Instructions for the task:
The task here is to set down every line of the listing exactly.

***** Records to use *****

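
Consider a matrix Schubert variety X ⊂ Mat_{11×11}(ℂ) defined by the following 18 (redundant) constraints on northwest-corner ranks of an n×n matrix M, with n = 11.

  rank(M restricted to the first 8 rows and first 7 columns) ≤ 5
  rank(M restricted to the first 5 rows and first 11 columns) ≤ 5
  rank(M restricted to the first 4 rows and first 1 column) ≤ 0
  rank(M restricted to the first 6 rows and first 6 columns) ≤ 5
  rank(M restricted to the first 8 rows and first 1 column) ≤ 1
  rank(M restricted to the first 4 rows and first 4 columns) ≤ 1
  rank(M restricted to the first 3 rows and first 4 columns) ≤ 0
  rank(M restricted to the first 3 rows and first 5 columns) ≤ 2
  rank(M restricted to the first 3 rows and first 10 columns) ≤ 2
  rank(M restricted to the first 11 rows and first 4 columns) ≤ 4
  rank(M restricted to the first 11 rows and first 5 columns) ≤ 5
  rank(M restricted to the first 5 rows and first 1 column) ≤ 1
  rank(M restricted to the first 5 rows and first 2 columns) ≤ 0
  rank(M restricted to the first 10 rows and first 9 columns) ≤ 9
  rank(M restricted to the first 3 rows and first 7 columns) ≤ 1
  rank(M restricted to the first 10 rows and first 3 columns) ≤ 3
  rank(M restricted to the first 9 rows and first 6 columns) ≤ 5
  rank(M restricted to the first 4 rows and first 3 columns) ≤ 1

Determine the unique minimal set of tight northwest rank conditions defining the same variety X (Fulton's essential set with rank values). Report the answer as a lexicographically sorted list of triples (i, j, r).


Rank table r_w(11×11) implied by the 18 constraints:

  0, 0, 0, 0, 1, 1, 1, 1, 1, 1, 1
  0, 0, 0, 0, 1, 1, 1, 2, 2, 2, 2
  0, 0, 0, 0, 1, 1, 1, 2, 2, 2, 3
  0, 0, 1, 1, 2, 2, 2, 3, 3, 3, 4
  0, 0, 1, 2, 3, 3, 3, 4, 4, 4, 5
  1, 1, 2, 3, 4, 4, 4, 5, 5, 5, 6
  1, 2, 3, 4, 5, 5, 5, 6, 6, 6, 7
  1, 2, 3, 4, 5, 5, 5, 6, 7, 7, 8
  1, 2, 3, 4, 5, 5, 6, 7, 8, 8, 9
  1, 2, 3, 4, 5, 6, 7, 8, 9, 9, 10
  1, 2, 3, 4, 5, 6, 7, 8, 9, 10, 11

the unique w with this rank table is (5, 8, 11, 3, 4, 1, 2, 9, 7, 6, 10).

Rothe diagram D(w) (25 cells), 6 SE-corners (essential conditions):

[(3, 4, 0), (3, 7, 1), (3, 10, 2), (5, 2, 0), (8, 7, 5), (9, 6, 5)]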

*****

Task answer:
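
Consider a matrix Schubert variety X ⊂ Mat_{11×11}(ℂ) defined by the following 18 (redundant) constraints on northwest-corner ranks of an n×n matrix M, with n = 11.

  rank(M restricted to the first 8 rows and first 7 columns) ≤ 5
  rank(M restricted to the first 5 rows and first 11 columns) ≤ 5
  rank(M restricted to the first 4 rows and first 1 column) ≤ 0
  rank(M restricted to the first 6 rows and first 6 columns) ≤ 5
  rank(M restricted to the first 8 rows and first 1 column) ≤ 1
  rank(M restricted to the first 4 rows and first 4 columns) ≤ 1
  rank(M restricted to the first 3 rows and first 4 columns) ≤ 0
  rank(M restricted to the first 3 rows and first 5 columns) ≤ 2
  rank(M restricted to the first 3 rows and first 10 columns) ≤ 2
  rank(M restricted to the first 11 rows and first 4 columns) ≤ 4
  rank(M restricted to the first 11 rows and first 5 columns) ≤ 5
  rank(M restricted to the first 5 rows and first 1 column) ≤ 1
  rank(M restricted to the first 5 rows and first 2 columns) ≤ 0
  rank(M restricted to the first 10 rows and first 9 columns) ≤ 9
  rank(M restricted to the first 3 rows and first 7 columns) ≤ 1
  rank(M restricted to the first 10 rows and first 3 columns) ≤ 3
  rank(M restricted to the first 9 rows and first 6 columns) ≤ 5
  rank(M restricted to the first 4 rows and first 3 columns) ≤ 1

Determine the unique minimal set of tight northwest rank conditions defining the same variety X (Fulton's essential set with rank values). Report the answer as a lexicographically sorted list of triples (i, j, r).


Rank table r_w(11×11) implied by the 18 constraints:

  0, 0, 0, 0, 1, 1, 1, 1, 1, 1, 1
  0, 0, 0, 0, 1, 1, 1, 2, 2, 2, 2
  0, 0, 0, 0, 1, 1, 1, 2, 2, 2, 3
  0, 0, 1, 1, 2, 2, 2, 3, 3, 3, 4
  0, 0, 1, 2, 3, 3, 3, 4, 4, 4, 5
  1, 1, 2, 3, 4, 4, 4, 5, 5, 5, 6
  1, 2, 3, 4, 5, 5, 5, 6, 6, 6, 7
  1, 2, 3, 4, 5, 5, 5, 6, 7, 7, 8
  1, 2, 3, 4, 5, 5, 6, 7, 8, 8, 9
  1, 2, 3, 4, 5, 6, 7, 8, 9, 9, 10
  1, 2, 3, 4, 5, 6, 7, 8, 9, 10, 11

the unique w with this rank table is (5, 8, 11, 3, 4, 1, 2, 9, 7, 6, 10).

Rothe diagram D(w) (25 cells), 6 SE-corners (essential conditions):

[(3, 4, 0), (3, 7, 1), (3, 10, 2), (5, 2, 0), (8, 7, 5), (9, 6, 5)]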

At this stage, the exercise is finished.